## What you are asked to do
Give every entry again, exactly.

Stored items
--------------------

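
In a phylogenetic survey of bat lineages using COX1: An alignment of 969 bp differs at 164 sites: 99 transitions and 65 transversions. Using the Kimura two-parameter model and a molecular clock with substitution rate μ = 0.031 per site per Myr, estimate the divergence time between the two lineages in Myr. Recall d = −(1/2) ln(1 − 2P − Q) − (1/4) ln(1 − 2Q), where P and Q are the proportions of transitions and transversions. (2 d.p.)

P = 99/969 ≈ 0.102167 and Q = 65/969 ≈ 0.067079.
Under the Kimura two-parameter model, d = −½ ln(1 − 2P − Q) − ¼ ln(1 − 2Q).
1 − 2P − Q = 0.728587, giving −½ ln(0.728587) = 0.158324.
1 − 2Q = 0.865842, giving −¼ ln(0.865842) = 0.036013.
d = 0.158324 + 0.036013 = 0.194337.
Under a molecular clock d = 2μt, so t = d/(2μ) = 0.194337 / (2 × 0.031) = 3.13 Myr.

3.13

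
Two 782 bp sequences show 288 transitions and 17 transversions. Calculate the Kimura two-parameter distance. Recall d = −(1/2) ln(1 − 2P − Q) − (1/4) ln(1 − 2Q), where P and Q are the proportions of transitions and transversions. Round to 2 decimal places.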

--------------------

## Exercise result
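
In a phylogenetic survey of bat lineages using COX1: An alignment of 969 bp differs at 164 sites: 99 transitions and 65 transversions. Using the Kimura two-parameter model and a molecular clock with substitution rate μ = 0.031 per site per Myr, estimate the divergence time between the two lineages in Myr. Recall d = −(1/2) ln(1 − 2P − Q) − (1/4) ln(1 − 2Q), where P and Q are the proportions of transitions and transversions. (2 d.p.)

P = 99/969 ≈ 0.102167 and Q = 65/969 ≈ 0.067079.
Under the Kimura two-parameter model, d = −½ ln(1 − 2P − Q) − ¼ ln(1 − 2Q).
1 − 2P − Q = 0.728587, giving −½ ln(0.728587) = 0.158324.
1 − 2Q = 0.865842, giving −¼ ln(0.865842) = 0.036013.
d = 0.158324 + 0.036013 = 0.194337.
Under a molecular clock d = 2μt, so t = d/(2μ) = 0.194337 / (2 × 0.031) = 3.13 Myr.

3.13

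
Two 782 bp sequences show 288 transitions and 17 transversions. Calculate the Kimura two-parameter distance. Recall d = −(1/2) ln(1 − 2P − Q) − (1/4) ln(1 − 2Q), where P and Q are the proportions of transitions and transversions. Round to 2 decimal places.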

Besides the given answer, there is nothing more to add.